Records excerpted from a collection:
==*==
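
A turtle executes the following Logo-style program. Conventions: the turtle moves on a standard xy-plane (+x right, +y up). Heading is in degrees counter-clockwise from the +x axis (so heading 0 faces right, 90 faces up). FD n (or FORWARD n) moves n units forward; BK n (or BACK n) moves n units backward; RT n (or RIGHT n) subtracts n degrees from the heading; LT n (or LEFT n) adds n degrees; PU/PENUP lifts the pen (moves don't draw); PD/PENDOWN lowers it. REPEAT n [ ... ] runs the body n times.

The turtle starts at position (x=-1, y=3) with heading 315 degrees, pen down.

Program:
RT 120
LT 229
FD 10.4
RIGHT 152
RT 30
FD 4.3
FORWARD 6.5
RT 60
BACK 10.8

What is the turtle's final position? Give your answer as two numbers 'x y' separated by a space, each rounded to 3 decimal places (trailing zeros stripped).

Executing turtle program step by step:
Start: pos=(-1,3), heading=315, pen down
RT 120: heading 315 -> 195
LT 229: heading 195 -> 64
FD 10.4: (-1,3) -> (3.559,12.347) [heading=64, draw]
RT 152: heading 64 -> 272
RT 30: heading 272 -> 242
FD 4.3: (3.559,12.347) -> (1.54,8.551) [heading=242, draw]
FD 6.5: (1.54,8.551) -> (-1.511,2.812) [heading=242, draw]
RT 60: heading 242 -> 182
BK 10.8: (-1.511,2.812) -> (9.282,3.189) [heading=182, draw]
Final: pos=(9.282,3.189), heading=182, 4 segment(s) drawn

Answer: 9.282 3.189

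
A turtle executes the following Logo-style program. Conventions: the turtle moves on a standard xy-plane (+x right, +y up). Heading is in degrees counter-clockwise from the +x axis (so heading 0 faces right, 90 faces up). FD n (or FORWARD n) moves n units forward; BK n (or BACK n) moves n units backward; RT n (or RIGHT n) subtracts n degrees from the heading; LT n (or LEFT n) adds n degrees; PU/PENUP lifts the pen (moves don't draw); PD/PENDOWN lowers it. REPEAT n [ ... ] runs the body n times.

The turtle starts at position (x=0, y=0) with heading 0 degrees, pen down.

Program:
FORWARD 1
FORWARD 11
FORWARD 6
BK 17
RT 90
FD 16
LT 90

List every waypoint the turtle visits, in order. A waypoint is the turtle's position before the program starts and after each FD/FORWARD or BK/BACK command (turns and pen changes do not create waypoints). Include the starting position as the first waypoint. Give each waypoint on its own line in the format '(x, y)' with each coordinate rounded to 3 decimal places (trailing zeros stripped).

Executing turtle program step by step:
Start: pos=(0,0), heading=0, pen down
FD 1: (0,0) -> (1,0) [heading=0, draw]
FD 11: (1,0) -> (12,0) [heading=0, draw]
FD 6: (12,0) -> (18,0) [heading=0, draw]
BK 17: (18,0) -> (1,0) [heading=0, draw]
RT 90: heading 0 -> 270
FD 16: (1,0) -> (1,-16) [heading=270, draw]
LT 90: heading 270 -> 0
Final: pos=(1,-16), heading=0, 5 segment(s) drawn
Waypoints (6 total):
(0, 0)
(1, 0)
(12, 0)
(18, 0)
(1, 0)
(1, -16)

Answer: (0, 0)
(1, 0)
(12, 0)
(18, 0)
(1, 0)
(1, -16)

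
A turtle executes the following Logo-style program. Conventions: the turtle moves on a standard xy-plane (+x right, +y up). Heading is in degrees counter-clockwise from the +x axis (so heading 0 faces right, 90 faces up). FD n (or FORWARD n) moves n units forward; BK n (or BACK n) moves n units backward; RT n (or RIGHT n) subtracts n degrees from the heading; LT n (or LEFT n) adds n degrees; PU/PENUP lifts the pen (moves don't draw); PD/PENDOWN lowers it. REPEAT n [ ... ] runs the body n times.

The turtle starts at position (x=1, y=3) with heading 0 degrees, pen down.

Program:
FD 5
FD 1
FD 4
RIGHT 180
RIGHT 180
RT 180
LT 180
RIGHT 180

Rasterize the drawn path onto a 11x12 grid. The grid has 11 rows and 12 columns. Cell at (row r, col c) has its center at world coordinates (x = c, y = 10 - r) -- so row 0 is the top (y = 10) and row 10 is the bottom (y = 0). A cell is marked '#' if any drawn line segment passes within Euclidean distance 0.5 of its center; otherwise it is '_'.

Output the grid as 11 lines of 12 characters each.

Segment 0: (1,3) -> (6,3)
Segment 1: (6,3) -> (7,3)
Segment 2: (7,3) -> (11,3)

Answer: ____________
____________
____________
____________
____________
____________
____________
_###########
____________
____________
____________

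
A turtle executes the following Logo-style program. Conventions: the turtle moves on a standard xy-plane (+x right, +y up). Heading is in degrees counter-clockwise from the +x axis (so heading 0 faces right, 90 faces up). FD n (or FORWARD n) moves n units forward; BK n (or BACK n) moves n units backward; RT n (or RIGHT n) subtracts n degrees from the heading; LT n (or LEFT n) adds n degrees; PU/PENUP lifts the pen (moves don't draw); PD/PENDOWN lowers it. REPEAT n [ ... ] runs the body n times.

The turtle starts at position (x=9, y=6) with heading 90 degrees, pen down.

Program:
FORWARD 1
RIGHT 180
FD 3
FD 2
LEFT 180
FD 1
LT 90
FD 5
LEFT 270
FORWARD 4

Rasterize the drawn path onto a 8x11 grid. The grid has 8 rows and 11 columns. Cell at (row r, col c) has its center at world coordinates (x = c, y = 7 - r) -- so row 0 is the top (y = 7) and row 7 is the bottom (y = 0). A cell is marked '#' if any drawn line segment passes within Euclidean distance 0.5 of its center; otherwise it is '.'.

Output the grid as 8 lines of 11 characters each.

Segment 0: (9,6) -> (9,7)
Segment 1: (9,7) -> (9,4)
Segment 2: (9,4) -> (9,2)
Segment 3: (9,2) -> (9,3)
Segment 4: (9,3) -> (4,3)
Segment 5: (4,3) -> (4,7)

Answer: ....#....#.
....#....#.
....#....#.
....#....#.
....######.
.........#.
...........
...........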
==*==
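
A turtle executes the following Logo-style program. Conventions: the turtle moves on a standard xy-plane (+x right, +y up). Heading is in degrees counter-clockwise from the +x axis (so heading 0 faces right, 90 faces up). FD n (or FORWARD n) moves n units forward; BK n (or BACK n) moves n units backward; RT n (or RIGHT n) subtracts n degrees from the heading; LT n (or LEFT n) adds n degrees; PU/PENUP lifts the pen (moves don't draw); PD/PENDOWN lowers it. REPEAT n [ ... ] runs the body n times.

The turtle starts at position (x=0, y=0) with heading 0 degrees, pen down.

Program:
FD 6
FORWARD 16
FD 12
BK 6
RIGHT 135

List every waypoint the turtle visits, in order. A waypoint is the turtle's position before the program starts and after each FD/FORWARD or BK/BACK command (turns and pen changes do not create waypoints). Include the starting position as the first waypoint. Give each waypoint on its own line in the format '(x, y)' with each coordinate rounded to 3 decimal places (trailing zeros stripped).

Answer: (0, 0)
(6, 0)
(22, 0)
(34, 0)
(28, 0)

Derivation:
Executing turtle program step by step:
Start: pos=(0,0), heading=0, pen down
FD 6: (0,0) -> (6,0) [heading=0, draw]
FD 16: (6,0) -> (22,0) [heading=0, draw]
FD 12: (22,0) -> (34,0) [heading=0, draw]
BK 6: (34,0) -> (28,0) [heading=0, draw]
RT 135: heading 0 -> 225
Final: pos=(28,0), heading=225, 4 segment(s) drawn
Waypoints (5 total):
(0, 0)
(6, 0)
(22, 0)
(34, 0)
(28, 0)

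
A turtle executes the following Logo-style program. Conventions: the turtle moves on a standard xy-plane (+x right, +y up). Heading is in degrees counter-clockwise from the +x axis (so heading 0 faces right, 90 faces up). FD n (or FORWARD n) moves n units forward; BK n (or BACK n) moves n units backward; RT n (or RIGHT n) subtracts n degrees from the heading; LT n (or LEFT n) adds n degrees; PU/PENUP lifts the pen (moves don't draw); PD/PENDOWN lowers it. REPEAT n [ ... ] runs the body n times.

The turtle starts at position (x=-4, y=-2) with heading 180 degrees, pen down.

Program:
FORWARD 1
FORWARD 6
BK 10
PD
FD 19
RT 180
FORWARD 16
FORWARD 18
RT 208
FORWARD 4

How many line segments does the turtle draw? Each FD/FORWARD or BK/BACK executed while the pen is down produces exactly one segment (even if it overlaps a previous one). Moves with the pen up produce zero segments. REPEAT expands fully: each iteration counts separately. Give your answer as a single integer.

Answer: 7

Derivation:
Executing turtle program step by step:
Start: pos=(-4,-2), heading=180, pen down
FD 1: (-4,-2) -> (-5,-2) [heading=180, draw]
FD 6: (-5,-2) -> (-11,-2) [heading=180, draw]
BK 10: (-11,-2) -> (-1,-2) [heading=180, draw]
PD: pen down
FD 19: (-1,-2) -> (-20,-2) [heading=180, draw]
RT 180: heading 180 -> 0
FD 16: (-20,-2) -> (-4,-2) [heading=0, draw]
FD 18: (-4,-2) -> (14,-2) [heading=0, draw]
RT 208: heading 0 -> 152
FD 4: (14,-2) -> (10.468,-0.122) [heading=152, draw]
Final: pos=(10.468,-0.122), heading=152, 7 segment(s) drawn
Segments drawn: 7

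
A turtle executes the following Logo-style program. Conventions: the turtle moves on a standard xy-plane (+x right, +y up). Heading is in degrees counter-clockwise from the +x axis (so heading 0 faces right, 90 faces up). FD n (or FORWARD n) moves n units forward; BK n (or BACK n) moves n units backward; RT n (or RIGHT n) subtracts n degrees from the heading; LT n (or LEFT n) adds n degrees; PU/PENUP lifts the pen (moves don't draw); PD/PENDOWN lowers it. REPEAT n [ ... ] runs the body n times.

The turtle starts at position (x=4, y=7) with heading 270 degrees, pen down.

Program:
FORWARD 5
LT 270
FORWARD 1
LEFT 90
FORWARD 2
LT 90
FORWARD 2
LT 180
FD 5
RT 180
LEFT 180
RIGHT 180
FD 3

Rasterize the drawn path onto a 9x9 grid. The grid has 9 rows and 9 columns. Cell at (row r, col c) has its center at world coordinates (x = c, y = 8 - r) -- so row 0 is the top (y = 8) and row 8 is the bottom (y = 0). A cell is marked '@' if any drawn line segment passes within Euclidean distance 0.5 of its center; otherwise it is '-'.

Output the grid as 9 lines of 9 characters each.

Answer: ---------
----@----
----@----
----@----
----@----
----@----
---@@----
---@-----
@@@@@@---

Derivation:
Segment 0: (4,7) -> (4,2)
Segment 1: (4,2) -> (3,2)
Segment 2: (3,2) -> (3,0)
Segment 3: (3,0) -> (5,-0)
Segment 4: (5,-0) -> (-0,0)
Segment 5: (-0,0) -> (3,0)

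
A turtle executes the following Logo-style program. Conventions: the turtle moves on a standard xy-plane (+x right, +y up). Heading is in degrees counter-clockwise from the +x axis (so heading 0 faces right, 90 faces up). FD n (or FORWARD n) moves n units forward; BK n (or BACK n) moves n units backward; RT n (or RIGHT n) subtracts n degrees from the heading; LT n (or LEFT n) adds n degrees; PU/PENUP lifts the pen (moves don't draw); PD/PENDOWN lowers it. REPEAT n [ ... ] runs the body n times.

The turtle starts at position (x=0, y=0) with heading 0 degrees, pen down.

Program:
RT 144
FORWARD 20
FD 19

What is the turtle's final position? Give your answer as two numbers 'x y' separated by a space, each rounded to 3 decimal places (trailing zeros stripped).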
==*==
▶ **Problem requirements**
Write only the number of lines above in which the word "otherwise" is found.

▶ **Response area**
3